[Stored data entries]
╭──

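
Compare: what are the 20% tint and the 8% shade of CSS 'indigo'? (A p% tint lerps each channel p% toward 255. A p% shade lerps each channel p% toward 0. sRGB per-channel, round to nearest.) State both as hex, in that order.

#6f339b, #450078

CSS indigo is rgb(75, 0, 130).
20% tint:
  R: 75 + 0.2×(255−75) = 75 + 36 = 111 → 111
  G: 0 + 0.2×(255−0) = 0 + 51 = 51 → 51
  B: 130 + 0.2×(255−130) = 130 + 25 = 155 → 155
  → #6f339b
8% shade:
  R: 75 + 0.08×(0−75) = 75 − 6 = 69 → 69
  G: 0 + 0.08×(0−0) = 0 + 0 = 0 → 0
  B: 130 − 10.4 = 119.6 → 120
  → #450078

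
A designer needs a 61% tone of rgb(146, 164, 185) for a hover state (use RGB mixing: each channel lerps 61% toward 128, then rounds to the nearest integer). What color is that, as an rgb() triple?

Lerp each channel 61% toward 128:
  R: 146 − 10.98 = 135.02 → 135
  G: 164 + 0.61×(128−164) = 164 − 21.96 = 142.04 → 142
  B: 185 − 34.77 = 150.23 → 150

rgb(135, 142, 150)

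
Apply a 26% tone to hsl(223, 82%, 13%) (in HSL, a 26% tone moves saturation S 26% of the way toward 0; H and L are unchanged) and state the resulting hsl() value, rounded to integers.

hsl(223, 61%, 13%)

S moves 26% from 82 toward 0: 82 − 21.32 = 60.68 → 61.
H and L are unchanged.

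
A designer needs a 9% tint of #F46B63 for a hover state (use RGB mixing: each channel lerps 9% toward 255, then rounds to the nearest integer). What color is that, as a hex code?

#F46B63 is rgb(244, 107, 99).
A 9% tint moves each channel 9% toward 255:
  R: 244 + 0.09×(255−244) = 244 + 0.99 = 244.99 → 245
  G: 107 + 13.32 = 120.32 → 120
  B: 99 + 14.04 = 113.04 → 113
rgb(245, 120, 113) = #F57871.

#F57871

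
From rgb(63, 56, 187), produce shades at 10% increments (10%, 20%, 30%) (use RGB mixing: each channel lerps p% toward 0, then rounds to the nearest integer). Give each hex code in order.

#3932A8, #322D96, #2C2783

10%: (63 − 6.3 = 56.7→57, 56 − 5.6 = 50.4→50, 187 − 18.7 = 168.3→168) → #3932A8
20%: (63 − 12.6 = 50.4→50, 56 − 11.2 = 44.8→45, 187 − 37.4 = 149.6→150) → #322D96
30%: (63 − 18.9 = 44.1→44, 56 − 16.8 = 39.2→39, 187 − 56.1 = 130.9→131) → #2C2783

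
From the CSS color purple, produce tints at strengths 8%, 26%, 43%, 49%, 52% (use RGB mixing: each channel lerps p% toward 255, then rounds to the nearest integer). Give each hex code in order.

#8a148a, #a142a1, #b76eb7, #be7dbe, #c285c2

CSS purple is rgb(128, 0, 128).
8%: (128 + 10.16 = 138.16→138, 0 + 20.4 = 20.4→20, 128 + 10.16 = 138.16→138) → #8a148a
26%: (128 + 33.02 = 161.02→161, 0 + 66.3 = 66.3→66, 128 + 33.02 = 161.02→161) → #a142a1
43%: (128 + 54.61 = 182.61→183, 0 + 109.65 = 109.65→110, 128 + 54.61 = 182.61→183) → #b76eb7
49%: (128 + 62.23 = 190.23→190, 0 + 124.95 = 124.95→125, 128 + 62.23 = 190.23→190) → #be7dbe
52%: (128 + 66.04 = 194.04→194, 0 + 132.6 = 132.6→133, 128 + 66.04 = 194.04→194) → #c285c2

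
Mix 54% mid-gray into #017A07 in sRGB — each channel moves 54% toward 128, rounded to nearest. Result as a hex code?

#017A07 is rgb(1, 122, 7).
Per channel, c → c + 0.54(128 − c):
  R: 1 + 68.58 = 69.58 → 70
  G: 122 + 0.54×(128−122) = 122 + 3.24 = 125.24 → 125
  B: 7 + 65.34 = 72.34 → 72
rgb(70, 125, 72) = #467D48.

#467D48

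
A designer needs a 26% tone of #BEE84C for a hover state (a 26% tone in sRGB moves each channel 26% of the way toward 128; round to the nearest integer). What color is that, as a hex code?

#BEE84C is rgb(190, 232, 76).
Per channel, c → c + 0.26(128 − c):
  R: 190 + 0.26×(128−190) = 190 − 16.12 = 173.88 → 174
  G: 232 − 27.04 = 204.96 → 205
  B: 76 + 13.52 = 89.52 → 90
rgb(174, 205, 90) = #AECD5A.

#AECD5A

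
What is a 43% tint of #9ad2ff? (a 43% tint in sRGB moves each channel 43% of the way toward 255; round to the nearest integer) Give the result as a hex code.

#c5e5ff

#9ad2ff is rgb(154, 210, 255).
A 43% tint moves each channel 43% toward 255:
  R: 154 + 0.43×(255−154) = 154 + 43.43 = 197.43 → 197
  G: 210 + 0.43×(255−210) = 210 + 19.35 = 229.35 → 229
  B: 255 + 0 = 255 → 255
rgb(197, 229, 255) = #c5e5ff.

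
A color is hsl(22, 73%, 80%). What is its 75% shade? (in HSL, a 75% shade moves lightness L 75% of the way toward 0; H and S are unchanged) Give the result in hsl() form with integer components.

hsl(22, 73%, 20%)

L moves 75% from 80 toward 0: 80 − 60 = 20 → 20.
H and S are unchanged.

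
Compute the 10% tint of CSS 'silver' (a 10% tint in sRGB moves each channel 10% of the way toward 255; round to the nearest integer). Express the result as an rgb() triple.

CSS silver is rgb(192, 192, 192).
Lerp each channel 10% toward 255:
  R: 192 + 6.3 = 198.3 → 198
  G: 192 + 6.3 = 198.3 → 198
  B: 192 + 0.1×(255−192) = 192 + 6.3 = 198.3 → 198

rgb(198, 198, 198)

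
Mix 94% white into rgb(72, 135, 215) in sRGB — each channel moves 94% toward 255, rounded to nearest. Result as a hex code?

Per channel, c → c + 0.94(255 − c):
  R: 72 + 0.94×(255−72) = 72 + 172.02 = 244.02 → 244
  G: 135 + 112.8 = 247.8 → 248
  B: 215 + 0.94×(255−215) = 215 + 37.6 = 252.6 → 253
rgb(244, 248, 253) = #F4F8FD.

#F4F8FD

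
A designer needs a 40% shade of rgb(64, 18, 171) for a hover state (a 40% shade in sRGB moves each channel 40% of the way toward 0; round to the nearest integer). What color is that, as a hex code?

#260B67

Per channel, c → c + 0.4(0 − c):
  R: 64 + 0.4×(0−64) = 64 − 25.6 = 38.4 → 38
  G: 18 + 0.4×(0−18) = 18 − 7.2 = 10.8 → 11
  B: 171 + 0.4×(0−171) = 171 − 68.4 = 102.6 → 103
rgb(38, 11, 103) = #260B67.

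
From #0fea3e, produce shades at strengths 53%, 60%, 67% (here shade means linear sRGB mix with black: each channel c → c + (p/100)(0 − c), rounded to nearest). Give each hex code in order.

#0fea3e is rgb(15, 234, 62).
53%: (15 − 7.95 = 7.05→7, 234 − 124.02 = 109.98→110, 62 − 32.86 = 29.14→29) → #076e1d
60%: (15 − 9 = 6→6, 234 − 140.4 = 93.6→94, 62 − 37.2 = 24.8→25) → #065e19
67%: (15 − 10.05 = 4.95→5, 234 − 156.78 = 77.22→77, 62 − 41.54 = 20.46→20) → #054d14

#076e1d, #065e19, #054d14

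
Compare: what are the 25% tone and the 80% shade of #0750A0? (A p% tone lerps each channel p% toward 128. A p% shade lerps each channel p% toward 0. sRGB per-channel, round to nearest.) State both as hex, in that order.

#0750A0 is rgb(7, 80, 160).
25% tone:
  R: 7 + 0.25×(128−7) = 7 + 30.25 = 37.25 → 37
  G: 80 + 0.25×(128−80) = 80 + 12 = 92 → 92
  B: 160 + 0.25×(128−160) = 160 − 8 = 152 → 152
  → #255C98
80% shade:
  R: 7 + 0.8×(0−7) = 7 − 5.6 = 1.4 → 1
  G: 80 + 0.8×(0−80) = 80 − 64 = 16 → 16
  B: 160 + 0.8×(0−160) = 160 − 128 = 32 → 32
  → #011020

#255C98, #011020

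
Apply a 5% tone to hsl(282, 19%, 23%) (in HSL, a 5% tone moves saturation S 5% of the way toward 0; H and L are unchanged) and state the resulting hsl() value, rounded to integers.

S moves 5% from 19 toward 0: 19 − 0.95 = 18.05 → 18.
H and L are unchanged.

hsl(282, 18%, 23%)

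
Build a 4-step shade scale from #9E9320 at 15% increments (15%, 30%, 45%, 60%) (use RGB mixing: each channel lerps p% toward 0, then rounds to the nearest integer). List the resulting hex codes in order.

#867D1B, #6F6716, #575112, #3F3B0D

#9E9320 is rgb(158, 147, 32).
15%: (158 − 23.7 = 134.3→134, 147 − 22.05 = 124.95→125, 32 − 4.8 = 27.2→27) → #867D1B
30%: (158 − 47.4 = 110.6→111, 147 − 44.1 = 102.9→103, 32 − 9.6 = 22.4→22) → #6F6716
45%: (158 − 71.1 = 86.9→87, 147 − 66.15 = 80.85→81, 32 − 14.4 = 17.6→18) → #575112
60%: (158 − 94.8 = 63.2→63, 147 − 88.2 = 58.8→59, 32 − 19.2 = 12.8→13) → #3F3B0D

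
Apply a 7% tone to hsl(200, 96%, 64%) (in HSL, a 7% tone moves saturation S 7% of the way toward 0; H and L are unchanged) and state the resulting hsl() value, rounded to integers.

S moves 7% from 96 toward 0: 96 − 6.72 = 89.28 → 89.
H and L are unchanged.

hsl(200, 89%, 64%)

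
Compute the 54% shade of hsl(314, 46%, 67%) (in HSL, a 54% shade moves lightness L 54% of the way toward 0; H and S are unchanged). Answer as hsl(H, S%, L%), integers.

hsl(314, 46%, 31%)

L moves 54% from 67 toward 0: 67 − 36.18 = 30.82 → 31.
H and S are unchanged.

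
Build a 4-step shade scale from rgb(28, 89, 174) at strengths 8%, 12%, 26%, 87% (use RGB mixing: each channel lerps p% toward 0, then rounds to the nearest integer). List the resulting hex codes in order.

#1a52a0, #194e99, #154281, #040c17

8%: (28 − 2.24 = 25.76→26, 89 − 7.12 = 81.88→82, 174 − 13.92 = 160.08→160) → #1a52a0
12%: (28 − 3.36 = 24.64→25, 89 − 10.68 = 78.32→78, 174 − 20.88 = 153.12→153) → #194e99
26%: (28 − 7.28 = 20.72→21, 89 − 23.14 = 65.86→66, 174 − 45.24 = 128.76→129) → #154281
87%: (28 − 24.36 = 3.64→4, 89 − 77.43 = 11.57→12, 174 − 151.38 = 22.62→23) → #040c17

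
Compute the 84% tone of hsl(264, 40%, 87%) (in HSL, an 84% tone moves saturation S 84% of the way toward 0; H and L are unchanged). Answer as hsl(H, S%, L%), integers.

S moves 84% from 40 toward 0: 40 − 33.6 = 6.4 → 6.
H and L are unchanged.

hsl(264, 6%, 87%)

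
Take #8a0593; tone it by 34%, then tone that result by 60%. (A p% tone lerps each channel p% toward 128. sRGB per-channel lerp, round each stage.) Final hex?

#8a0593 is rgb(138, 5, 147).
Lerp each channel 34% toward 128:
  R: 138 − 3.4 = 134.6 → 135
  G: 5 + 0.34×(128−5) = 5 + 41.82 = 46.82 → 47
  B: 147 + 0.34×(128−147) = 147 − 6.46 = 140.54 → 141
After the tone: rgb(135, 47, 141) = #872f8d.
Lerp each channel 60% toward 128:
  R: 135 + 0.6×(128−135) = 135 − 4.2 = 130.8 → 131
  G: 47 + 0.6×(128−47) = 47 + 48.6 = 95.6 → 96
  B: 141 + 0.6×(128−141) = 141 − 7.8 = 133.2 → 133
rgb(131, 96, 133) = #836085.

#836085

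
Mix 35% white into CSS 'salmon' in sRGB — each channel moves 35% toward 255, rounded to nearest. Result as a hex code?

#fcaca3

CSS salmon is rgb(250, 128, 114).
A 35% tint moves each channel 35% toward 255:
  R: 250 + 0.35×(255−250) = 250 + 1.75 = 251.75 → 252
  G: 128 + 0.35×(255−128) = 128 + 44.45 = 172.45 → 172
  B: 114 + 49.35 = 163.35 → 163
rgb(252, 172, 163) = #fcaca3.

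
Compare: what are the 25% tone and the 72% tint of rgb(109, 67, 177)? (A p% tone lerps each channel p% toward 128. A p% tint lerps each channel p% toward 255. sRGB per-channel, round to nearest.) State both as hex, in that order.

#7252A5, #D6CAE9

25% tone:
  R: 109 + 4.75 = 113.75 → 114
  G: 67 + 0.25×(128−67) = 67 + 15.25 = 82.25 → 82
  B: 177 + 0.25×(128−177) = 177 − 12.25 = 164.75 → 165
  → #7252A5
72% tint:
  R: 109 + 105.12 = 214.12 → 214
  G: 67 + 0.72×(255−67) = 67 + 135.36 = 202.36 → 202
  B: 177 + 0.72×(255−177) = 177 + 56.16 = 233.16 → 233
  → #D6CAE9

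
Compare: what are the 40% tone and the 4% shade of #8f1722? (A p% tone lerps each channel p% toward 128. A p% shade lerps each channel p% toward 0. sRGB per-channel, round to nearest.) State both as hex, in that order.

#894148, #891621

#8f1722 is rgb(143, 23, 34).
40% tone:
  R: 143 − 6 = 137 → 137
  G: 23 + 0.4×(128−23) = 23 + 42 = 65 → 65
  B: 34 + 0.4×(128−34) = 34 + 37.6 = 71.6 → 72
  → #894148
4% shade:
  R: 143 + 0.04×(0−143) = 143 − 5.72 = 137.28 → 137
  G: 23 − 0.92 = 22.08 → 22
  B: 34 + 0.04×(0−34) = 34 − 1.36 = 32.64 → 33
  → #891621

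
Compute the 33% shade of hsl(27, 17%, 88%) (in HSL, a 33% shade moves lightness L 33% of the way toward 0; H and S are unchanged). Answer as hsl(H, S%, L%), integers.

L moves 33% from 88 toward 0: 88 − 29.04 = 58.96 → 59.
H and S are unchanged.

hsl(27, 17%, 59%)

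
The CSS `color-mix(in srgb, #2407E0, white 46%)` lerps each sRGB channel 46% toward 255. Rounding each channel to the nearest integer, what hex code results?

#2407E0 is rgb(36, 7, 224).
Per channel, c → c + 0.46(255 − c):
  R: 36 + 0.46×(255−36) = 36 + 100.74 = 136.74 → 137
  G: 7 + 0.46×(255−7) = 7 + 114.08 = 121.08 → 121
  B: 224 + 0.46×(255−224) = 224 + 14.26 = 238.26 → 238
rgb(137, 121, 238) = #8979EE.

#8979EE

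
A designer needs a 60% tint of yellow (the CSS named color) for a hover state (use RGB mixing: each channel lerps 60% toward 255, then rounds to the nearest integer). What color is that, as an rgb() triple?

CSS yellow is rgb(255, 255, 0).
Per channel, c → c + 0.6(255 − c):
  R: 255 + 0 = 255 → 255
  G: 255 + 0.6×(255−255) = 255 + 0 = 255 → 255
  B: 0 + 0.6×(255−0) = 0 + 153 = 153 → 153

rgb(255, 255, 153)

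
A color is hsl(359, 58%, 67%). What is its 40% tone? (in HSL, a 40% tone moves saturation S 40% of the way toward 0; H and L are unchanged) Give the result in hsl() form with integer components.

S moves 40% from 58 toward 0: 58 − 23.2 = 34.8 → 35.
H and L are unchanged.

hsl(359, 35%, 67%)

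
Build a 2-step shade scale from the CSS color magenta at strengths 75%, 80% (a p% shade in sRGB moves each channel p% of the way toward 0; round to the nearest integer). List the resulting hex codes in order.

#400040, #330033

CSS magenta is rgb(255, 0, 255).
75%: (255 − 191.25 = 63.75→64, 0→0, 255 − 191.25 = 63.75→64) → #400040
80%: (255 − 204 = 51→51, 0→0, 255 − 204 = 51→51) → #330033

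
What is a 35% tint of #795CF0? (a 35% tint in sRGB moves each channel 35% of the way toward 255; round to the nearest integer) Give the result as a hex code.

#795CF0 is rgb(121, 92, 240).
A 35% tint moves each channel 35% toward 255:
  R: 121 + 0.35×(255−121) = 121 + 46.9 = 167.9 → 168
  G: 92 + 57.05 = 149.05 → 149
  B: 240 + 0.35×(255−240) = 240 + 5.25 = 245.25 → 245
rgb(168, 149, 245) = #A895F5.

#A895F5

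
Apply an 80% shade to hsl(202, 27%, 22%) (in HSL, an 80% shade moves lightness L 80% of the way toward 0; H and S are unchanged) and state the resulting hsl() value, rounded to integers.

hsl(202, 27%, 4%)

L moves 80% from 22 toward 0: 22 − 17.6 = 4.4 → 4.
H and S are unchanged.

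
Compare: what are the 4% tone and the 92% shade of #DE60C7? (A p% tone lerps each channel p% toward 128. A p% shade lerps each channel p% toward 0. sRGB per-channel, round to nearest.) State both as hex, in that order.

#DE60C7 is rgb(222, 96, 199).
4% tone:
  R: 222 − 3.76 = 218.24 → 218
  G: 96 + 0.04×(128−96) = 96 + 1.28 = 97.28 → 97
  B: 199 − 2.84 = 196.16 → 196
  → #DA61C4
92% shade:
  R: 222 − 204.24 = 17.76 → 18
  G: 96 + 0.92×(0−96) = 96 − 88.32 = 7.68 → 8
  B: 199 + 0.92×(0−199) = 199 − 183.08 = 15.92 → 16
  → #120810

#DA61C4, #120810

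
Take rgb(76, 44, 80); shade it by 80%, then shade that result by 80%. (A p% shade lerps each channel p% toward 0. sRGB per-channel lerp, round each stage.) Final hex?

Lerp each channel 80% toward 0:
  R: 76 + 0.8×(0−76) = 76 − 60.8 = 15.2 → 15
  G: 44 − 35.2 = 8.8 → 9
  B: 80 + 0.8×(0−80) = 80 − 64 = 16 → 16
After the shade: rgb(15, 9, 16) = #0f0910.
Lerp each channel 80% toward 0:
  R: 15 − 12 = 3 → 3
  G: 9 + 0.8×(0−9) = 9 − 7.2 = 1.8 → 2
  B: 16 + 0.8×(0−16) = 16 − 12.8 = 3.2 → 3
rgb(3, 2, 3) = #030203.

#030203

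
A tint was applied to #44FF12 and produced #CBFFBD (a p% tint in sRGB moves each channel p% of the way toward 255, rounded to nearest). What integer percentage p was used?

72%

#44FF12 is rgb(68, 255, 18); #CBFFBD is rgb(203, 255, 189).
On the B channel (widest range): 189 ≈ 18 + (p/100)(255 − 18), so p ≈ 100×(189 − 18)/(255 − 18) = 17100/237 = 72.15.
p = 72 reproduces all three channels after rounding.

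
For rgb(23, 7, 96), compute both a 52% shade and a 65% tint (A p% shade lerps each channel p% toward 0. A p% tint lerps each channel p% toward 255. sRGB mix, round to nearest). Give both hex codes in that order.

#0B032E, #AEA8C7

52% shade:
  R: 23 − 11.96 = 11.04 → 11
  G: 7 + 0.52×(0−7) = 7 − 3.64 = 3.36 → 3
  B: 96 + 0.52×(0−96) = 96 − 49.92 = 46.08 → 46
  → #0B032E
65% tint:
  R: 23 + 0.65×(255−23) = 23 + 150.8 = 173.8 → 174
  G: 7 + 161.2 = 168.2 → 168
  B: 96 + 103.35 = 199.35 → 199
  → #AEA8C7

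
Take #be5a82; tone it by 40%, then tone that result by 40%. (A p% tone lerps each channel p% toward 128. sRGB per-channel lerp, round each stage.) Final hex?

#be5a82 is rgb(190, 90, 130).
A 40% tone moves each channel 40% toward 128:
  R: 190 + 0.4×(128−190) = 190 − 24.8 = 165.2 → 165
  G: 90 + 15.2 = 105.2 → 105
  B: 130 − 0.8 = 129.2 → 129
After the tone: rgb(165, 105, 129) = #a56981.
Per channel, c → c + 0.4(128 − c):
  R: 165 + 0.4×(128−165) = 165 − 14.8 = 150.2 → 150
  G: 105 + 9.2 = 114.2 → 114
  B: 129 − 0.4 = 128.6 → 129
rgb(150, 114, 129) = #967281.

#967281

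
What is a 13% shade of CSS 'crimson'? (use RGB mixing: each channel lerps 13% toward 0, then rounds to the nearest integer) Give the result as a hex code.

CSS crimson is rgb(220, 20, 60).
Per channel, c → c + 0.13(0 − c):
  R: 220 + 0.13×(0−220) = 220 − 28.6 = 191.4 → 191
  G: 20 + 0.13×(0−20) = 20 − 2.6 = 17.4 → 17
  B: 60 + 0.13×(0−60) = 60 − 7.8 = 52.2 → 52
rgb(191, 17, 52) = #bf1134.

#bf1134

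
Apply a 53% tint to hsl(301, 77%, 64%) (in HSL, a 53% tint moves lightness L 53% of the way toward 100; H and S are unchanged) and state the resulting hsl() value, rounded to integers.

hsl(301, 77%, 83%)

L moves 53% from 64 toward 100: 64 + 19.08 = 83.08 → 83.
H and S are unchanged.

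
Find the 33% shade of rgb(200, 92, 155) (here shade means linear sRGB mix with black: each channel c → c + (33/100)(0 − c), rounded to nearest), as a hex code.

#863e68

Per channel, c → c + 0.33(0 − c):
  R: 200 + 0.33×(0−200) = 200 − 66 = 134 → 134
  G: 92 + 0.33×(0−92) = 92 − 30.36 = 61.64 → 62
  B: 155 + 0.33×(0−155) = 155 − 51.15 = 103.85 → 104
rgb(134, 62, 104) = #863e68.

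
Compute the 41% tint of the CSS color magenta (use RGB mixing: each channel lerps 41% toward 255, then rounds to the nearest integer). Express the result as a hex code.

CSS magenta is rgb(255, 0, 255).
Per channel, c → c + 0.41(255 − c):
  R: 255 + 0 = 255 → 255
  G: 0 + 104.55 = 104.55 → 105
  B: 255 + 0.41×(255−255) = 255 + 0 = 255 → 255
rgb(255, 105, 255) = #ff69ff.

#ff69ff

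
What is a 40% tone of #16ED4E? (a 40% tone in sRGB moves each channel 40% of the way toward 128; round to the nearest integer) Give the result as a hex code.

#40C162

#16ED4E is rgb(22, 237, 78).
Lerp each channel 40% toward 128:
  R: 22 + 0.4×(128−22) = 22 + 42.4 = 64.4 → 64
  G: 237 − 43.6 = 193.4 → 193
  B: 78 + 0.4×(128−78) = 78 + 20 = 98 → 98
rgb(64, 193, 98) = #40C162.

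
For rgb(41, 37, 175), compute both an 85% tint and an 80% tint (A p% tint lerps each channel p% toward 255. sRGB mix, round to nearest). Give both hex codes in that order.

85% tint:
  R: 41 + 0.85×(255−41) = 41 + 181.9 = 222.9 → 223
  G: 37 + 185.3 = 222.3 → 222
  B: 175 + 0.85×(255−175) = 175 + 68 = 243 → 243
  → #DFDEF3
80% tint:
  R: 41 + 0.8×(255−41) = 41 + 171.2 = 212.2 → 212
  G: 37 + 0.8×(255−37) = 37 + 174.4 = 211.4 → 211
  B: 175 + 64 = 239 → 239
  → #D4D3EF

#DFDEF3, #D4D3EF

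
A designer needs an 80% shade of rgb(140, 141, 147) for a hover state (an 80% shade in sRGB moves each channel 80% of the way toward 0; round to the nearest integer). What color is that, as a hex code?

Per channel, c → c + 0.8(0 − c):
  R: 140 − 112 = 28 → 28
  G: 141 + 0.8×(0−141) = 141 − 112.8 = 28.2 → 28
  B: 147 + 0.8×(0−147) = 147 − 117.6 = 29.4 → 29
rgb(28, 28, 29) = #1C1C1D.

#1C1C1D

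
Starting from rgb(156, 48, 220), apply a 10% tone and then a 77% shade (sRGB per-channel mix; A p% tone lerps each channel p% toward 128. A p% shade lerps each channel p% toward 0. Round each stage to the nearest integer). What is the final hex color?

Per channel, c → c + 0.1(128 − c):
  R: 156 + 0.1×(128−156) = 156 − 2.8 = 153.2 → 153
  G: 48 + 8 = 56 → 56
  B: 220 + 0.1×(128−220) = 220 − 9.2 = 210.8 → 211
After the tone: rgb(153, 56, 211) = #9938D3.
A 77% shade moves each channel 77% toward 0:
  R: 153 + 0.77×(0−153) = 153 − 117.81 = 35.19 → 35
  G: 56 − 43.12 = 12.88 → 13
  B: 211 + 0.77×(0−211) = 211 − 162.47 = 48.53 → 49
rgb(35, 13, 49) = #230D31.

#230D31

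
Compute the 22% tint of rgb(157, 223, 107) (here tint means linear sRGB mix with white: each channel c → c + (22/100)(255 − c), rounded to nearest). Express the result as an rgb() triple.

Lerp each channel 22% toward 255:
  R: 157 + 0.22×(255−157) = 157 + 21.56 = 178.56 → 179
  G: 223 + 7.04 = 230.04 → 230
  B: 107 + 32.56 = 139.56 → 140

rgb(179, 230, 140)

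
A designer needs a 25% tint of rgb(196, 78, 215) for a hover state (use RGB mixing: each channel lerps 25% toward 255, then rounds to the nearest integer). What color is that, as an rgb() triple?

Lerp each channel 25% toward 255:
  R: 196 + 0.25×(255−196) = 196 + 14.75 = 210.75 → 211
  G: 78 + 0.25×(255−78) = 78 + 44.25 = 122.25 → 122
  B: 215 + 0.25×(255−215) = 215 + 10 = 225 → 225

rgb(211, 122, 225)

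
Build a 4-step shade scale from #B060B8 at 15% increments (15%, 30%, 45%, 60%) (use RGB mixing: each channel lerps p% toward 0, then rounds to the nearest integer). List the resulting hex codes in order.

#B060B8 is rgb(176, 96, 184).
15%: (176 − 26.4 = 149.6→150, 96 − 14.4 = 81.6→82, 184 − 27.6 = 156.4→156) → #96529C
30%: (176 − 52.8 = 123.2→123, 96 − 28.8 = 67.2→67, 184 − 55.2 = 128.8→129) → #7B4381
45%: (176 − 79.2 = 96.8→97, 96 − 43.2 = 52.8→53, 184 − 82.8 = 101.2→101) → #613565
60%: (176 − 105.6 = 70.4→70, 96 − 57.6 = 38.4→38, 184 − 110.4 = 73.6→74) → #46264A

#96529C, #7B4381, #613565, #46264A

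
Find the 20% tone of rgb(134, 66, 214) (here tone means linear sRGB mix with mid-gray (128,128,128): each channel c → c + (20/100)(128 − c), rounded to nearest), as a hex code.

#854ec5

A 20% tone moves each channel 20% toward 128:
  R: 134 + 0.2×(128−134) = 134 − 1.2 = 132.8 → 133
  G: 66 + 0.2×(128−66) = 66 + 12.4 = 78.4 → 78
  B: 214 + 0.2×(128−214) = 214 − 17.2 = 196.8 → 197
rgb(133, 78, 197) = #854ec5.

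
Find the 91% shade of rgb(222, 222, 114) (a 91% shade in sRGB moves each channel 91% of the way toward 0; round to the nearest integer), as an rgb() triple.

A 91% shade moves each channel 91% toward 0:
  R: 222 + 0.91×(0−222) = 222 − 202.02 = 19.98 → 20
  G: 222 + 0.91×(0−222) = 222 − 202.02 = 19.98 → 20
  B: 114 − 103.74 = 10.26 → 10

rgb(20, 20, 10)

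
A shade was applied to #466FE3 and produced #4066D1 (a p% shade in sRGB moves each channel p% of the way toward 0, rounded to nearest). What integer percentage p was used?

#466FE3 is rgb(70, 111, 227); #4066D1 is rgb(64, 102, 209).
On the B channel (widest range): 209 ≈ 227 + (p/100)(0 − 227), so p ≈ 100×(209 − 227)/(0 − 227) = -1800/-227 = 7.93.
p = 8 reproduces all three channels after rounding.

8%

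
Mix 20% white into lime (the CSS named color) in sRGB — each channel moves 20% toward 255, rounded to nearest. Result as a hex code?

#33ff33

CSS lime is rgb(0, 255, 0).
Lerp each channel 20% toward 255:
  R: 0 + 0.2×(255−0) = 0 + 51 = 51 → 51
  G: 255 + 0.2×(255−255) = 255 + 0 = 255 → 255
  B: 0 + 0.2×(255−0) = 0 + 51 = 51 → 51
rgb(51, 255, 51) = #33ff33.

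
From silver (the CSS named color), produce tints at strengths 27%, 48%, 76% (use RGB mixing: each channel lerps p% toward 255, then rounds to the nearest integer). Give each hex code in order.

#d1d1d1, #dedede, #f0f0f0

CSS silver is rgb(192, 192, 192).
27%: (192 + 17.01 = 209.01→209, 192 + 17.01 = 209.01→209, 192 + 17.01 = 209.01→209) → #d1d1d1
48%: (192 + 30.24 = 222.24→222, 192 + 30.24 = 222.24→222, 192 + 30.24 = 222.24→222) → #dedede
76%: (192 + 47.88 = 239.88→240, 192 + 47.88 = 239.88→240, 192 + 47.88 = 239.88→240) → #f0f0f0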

╰──

- TASK PROMPT
Return exactly the lines from the one containing "From silver (the" through the last line of the records above, both included, and nothing else.

- RESULT
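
From silver (the CSS named color), produce tints at strengths 27%, 48%, 76% (use RGB mixing: each channel lerps p% toward 255, then rounds to the nearest integer). Give each hex code in order.

#d1d1d1, #dedede, #f0f0f0

CSS silver is rgb(192, 192, 192).
27%: (192 + 17.01 = 209.01→209, 192 + 17.01 = 209.01→209, 192 + 17.01 = 209.01→209) → #d1d1d1
48%: (192 + 30.24 = 222.24→222, 192 + 30.24 = 222.24→222, 192 + 30.24 = 222.24→222) → #dedede
76%: (192 + 47.88 = 239.88→240, 192 + 47.88 = 239.88→240, 192 + 47.88 = 239.88→240) → #f0f0f0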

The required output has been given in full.